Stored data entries
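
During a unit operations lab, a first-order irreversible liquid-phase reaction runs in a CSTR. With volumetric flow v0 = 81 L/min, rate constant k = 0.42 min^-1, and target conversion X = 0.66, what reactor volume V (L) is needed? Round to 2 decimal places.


V = v0 * X / (k * (1 - X))
V = 81 * 0.66 / (0.42 * (1 - 0.66))
V = 53.46 / (0.42 * 0.34)
V = 53.46 / 0.1428
V = 374.37 L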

__WHAT TO WORK ON__.
Reproduce all of the entries word for word. Omit nothing.

__RESULT OF THIS EXERCISE__.
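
During a unit operations lab, a first-order irreversible liquid-phase reaction runs in a CSTR. With volumetric flow v0 = 81 L/min, rate constant k = 0.42 min^-1, and target conversion X = 0.66, what reactor volume V (L) is needed? Round to 2 decimal places.


V = v0 * X / (k * (1 - X))
V = 81 * 0.66 / (0.42 * (1 - 0.66))
V = 53.46 / (0.42 * 0.34)
V = 53.46 / 0.1428
V = 374.37 L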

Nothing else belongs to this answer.